_Work order:_
All lines from the first one in the listing below to the one holding "Wire fraud ................... 10", inclusive, are to be copied exactly.

- - - -

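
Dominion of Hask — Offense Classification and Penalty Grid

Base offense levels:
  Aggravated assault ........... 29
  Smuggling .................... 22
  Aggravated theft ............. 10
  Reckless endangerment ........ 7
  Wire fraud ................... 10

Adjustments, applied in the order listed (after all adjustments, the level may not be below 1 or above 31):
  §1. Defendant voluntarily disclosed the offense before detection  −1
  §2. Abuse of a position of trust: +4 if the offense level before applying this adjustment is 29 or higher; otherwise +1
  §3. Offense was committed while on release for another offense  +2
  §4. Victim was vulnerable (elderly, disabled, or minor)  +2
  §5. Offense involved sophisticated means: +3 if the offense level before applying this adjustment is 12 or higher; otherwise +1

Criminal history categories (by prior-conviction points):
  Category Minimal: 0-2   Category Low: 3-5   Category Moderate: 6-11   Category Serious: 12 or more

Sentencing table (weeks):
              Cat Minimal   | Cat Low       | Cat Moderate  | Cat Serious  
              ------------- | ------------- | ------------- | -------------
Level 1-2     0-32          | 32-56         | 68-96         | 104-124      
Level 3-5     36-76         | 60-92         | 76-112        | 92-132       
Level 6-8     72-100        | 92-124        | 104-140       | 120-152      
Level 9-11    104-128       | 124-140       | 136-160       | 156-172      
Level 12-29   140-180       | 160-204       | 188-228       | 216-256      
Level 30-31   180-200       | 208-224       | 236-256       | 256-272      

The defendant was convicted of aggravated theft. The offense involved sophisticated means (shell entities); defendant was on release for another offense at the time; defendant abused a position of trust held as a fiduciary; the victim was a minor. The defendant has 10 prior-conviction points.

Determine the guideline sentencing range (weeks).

Base offense level for aggravated theft: 10.
§1 does not apply.
§2 applies (level before this adjustment is 10 < 29, so +1): 10 + 1 = 11.
§3 applies: 11 + 2 = 13.
§4 applies: 13 + 2 = 15.
§5 applies (level before this adjustment is 15 ≥ 12, so +3): 15 + 3 = 18.
Final offense level: 18.
Criminal history: 10 prior points → Category Moderate (6-11).
Level 18 falls in the 12-29 band.
Grid: Level 12-29 × Category Moderate = 188-228 weeks.

188-228 weeks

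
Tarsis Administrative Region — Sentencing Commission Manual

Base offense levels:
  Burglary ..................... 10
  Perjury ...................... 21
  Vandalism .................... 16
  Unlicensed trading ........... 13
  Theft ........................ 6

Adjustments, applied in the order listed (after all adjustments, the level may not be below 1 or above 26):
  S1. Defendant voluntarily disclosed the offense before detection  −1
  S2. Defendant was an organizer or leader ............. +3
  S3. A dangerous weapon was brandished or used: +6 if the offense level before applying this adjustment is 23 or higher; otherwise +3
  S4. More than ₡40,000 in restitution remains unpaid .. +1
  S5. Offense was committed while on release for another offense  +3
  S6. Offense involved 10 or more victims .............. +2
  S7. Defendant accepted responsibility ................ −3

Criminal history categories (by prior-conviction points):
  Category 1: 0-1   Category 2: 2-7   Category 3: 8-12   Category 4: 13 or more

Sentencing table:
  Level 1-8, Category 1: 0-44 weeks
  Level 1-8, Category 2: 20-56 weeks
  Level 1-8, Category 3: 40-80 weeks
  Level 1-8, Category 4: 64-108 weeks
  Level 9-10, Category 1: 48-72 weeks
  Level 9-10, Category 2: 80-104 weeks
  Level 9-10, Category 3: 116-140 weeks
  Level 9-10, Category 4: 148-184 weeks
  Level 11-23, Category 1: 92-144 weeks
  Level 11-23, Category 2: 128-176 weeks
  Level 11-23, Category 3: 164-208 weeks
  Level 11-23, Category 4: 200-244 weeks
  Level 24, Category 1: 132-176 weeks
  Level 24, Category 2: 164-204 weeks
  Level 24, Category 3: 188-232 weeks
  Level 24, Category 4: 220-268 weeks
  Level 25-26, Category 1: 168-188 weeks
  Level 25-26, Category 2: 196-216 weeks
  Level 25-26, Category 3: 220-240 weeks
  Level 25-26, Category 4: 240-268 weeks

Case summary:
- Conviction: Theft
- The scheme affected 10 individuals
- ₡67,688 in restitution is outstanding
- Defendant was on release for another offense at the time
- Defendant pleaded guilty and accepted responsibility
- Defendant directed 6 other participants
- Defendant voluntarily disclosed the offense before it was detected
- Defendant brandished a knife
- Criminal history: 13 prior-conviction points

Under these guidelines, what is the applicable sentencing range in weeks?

200-244 weeks

Base offense level for theft: 6.
S1 applies: 6 − 1 = 5.
S2 applies: 5 + 3 = 8.
S3 applies (level before this adjustment is 8 < 23, so +3): 8 + 3 = 11.
S4 applies: 11 + 1 = 12.
S5 applies: 12 + 3 = 15.
S6 applies: 15 + 2 = 17.
S7 applies: 17 − 3 = 14.
Final offense level: 14.
Criminal history: 13 prior points → Category 4 (13+).
Level 14 falls in the 11-23 band.
Grid: Level 11-23 × Category 4 = 200-244 weeks.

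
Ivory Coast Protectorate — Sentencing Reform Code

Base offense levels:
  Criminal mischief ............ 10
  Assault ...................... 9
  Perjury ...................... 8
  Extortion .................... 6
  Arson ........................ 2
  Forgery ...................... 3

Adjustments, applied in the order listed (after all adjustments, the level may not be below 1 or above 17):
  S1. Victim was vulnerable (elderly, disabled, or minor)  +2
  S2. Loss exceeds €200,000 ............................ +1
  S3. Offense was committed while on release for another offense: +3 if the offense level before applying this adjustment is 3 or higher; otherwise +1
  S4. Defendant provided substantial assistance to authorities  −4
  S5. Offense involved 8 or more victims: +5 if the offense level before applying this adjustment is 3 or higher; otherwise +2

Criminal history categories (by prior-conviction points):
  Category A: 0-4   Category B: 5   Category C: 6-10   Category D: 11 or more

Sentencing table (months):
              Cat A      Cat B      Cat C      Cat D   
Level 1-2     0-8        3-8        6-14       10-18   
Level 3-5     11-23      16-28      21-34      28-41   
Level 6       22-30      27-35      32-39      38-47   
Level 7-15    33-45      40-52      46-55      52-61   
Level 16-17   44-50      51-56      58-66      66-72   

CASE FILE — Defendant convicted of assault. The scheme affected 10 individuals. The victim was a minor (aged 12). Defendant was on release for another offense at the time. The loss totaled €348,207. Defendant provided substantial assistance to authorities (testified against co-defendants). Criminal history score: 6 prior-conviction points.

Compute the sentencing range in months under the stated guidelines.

58-66 months

Base offense level for assault: 9.
S1 applies: 9 + 2 = 11.
S2 applies: 11 + 1 = 12.
S3 applies (level before this adjustment is 12 ≥ 3, so +3): 12 + 3 = 15.
S4 applies: 15 − 4 = 11.
S5 applies (level before this adjustment is 11 ≥ 3, so +5): 11 + 5 = 16.
Final offense level: 16.
Criminal history: 6 prior points → Category C (6-10).
Level 16 falls in the 16-17 band.
Grid: Level 16-17 × Category C = 58-66 months.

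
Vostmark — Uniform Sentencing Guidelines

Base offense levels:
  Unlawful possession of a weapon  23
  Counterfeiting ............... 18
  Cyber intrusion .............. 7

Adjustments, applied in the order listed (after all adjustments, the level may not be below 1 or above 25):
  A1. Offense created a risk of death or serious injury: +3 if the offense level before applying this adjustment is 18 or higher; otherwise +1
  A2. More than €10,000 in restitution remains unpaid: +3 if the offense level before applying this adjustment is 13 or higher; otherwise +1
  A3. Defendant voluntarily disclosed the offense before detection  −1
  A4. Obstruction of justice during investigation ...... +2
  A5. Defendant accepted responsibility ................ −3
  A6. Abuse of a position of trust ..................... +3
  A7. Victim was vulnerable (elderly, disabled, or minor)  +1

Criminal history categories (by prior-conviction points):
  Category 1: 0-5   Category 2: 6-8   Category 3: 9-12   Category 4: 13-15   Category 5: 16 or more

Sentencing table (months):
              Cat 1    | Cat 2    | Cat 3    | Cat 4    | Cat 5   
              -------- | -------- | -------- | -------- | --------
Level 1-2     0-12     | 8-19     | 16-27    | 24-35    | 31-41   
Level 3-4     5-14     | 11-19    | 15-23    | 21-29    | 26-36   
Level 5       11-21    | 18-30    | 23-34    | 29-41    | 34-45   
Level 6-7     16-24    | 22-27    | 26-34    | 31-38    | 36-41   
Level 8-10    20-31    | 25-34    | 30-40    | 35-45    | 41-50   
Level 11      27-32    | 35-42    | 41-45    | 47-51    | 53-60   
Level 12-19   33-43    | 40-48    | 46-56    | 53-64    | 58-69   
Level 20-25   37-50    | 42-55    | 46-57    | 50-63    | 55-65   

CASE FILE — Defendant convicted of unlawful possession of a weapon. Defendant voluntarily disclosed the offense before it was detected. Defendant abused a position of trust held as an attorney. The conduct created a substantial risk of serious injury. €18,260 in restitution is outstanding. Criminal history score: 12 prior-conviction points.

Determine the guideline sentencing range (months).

Base offense level for unlawful possession of a weapon: 23.
A1 applies (level before this adjustment is 23 ≥ 18, so +3): 23 + 3 = 26.
A2 applies (level before this adjustment is 26 ≥ 13, so +3): 26 + 3 = 29.
A3 applies: 29 − 1 = 28.
A5 does not apply.
A6 applies: 28 + 3 = 31.
A7 does not apply.
Level 31 exceeds the maximum of 25; capped at 25.
Final offense level: 25.
Criminal history: 12 prior points → Category 3 (9-12).
Level 25 falls in the 20-25 band.
Grid: Level 20-25 × Category 3 = 46-57 months.

46-57 months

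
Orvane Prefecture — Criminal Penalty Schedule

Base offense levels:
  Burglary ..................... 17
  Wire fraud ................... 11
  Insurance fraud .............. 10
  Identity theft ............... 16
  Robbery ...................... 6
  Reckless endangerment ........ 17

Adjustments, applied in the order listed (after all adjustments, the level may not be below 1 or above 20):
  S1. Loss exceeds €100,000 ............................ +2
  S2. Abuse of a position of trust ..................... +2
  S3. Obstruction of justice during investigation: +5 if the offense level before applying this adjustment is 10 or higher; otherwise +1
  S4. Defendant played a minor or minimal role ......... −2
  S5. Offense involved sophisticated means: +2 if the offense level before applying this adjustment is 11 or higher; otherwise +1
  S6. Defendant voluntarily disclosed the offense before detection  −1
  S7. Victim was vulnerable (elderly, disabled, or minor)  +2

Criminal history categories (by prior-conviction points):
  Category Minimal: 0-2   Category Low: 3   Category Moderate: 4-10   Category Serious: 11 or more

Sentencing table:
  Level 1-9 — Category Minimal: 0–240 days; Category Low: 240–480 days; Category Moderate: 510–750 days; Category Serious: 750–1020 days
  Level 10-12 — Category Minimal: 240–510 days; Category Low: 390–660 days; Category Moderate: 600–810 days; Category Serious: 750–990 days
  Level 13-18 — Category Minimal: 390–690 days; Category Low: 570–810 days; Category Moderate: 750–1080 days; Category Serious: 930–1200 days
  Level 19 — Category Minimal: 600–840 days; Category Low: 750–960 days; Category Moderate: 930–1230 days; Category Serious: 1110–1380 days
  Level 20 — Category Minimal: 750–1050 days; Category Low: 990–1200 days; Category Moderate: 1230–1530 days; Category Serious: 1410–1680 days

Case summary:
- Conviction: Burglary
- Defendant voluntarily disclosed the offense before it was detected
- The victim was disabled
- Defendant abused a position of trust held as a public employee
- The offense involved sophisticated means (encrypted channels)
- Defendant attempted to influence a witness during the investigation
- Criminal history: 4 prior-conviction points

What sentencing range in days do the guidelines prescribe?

Base offense level for burglary: 17.
S1 does not apply.
S2 applies: 17 + 2 = 19.
S3 applies (level before this adjustment is 19 ≥ 10, so +5): 19 + 5 = 24.
S4 does not apply.
S5 applies (level before this adjustment is 24 ≥ 11, so +2): 24 + 2 = 26.
S6 applies: 26 − 1 = 25.
S7 applies: 25 + 2 = 27.
Level 27 exceeds the maximum of 20; capped at 20.
Final offense level: 20.
Criminal history: 4 prior points → Category Moderate (4-10).
Level 20 falls in the 20 band.
Grid: Level 20 × Category Moderate = 1230-1530 days.

1230-1530 days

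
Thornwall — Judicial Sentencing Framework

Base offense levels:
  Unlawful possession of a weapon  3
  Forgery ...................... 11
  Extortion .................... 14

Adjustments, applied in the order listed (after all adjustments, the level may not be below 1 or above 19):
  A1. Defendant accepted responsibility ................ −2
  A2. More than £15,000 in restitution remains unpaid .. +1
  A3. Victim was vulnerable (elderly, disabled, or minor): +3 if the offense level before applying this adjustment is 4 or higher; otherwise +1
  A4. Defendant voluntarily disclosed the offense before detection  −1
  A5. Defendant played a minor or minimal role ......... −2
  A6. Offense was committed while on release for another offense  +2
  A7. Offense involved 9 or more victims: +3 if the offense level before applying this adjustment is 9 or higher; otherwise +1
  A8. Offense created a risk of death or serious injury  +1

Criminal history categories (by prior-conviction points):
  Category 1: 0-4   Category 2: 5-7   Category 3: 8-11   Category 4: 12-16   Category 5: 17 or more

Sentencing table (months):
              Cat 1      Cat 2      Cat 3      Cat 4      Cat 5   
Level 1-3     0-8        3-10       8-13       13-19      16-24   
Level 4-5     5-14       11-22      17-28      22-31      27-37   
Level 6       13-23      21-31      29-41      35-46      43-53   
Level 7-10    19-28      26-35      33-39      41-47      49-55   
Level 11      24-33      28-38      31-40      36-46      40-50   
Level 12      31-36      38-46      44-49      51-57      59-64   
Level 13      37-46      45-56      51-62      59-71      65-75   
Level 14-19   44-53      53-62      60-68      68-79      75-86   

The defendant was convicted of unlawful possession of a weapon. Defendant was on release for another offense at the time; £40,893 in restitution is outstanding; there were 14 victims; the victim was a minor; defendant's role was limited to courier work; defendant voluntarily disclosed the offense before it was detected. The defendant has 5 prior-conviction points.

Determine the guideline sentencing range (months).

Base offense level for unlawful possession of a weapon: 3.
A1 does not apply.
A2 applies: 3 + 1 = 4.
A3 applies (level before this adjustment is 4 ≥ 4, so +3): 4 + 3 = 7.
A4 applies: 7 − 1 = 6.
A5 applies: 6 − 2 = 4.
A6 applies: 4 + 2 = 6.
A7 applies (level before this adjustment is 6 < 9, so +1): 6 + 1 = 7.
Final offense level: 7.
Criminal history: 5 prior points → Category 2 (5-7).
Level 7 falls in the 7-10 band.
Grid: Level 7-10 × Category 2 = 26-35 months.

26-35 months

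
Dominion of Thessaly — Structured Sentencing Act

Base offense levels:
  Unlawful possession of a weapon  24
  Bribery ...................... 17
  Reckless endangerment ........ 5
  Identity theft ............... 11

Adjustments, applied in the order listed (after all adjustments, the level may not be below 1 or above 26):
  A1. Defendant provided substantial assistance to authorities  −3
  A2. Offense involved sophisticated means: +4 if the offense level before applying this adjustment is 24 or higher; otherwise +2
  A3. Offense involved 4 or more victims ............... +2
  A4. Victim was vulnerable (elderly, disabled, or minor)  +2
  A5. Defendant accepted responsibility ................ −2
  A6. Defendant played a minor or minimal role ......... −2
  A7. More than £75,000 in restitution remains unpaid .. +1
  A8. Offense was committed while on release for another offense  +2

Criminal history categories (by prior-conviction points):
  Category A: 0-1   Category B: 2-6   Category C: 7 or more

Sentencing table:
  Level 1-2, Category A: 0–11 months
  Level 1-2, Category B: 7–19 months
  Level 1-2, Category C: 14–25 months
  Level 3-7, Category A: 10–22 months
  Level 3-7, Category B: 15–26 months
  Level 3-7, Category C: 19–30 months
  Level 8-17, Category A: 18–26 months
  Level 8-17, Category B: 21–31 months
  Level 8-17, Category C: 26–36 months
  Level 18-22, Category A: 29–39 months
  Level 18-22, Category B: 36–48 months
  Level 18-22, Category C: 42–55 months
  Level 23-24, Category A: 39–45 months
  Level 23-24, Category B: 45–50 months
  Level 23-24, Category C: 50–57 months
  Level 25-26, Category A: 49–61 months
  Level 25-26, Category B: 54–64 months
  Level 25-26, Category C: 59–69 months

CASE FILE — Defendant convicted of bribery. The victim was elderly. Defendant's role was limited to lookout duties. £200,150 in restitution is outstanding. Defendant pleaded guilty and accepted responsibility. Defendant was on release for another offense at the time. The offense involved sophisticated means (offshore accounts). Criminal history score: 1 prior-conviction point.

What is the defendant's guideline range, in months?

29-39 months

Base offense level for bribery: 17.
A1 does not apply.
A2 applies (level before this adjustment is 17 < 24, so +2): 17 + 2 = 19.
A4 applies: 19 + 2 = 21.
A5 applies: 21 − 2 = 19.
A6 applies: 19 − 2 = 17.
A7 applies: 17 + 1 = 18.
A8 applies: 18 + 2 = 20.
Final offense level: 20.
Criminal history: 1 prior point → Category A (0-1).
Level 20 falls in the 18-22 band.
Grid: Level 18-22 × Category A = 29-39 months.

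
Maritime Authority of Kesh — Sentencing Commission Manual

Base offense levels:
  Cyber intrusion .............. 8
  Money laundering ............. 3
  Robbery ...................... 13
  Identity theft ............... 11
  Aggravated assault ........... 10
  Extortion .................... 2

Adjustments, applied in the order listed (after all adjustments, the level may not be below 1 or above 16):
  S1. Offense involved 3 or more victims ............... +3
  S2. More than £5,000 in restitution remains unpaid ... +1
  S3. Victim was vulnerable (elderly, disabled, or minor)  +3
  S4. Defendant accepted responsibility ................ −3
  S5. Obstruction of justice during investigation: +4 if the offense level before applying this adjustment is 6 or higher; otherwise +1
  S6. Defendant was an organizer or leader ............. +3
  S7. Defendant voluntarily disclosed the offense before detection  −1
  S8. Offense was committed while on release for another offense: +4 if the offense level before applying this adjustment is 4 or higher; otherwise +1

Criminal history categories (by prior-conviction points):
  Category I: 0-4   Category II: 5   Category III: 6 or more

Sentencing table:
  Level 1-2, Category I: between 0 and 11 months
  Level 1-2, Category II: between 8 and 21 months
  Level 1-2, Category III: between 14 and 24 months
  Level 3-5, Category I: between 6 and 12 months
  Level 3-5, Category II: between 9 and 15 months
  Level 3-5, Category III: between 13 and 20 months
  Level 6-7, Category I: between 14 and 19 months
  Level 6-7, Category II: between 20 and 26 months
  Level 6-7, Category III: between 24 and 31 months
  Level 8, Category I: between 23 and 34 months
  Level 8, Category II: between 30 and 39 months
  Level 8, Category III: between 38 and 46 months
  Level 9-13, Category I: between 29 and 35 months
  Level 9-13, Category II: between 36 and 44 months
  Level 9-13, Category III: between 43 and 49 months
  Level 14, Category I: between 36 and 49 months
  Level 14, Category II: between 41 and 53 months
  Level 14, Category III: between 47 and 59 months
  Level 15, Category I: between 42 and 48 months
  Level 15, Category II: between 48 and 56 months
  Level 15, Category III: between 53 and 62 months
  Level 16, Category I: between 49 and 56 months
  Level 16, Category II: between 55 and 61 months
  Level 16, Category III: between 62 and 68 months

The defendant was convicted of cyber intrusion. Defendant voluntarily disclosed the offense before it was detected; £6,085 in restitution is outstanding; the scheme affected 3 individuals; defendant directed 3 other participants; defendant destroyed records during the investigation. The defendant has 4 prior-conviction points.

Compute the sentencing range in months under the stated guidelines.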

- - - -

_Task answer:_
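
Dominion of Hask — Offense Classification and Penalty Grid

Base offense levels:
  Aggravated assault ........... 29
  Smuggling .................... 22
  Aggravated theft ............. 10
  Reckless endangerment ........ 7
  Wire fraud ................... 10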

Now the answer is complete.